● **EXERCISE DIRECTIONS**
Would you please output the data exactly, omitting no line?

** Opening DATA FOR PROCESSING block **

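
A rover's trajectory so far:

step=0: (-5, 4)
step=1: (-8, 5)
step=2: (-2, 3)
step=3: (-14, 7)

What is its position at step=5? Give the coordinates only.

Consecutive displacements (-3, +1), (+6, -2), (-12, +4) scale by a factor of -2 each step.
step 4: (-14, 7) + (+24, -8) → (10, -1)
step 5: (10, -1) + (-48, +16) → (-38, 15)

(-38, 15)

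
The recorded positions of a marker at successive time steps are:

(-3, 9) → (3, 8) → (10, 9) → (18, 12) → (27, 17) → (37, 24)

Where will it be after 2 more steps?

(60, 44)

Taking differences between consecutive positions: (+6, -1), (+7, +1), (+8, +3), (+9, +5), (+10, +7). These grow by (+1, +2) each step.
step 6: (37, 24) + (+11, +9) → (48, 33)
step 7: (48, 33) + (+12, +11) → (60, 44)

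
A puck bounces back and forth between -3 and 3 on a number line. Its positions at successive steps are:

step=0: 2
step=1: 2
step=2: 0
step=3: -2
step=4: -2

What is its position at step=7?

2

The value reflects between -3 and 3, moving 2 per step.
  step 5: -2 → 0
  step 6: 0 → 2
  step 7: 2 → 2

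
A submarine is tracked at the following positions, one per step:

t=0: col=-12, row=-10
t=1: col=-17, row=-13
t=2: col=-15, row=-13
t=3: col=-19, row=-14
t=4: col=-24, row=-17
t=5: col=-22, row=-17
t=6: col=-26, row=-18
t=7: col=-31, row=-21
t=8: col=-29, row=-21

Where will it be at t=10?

Step-to-step displacements: (-5, -3), (+2, +0), (-4, -1), (-5, -3), (+2, +0), (-4, -1), (-5, -3), (+2, +0) — a repeating cycle of length 3.
step 9: apply (-4, -1) → col=-33, row=-22
step 10: apply (-5, -3) → col=-38, row=-25

col=-38, row=-25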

** Closing DATA FOR PROCESSING block **

● **RESULT OF THE EXERCISE**
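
A rover's trajectory so far:

step=0: (-5, 4)
step=1: (-8, 5)
step=2: (-2, 3)
step=3: (-14, 7)

What is its position at step=5? Give the coordinates only.

Consecutive displacements (-3, +1), (+6, -2), (-12, +4) scale by a factor of -2 each step.
step 4: (-14, 7) + (+24, -8) → (10, -1)
step 5: (10, -1) + (-48, +16) → (-38, 15)

(-38, 15)

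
The recorded positions of a marker at successive time steps are:

(-3, 9) → (3, 8) → (10, 9) → (18, 12) → (27, 17) → (37, 24)

Where will it be after 2 more steps?

(60, 44)

Taking differences between consecutive positions: (+6, -1), (+7, +1), (+8, +3), (+9, +5), (+10, +7). These grow by (+1, +2) each step.
step 6: (37, 24) + (+11, +9) → (48, 33)
step 7: (48, 33) + (+12, +11) → (60, 44)

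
A puck bounces back and forth between -3 and 3 on a number line. Its positions at successive steps are:

step=0: 2
step=1: 2
step=2: 0
step=3: -2
step=4: -2

What is its position at step=7?

2

The value reflects between -3 and 3, moving 2 per step.
  step 5: -2 → 0
  step 6: 0 → 2
  step 7: 2 → 2

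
A submarine is tracked at the following positions, one per step:

t=0: col=-12, row=-10
t=1: col=-17, row=-13
t=2: col=-15, row=-13
t=3: col=-19, row=-14
t=4: col=-24, row=-17
t=5: col=-22, row=-17
t=6: col=-26, row=-18
t=7: col=-31, row=-21
t=8: col=-29, row=-21

Where will it be at t=10?

Step-to-step displacements: (-5, -3), (+2, +0), (-4, -1), (-5, -3), (+2, +0), (-4, -1), (-5, -3), (+2, +0) — a repeating cycle of length 3.
step 9: apply (-4, -1) → col=-33, row=-22
step 10: apply (-5, -3) → col=-38, row=-25

col=-38, row=-25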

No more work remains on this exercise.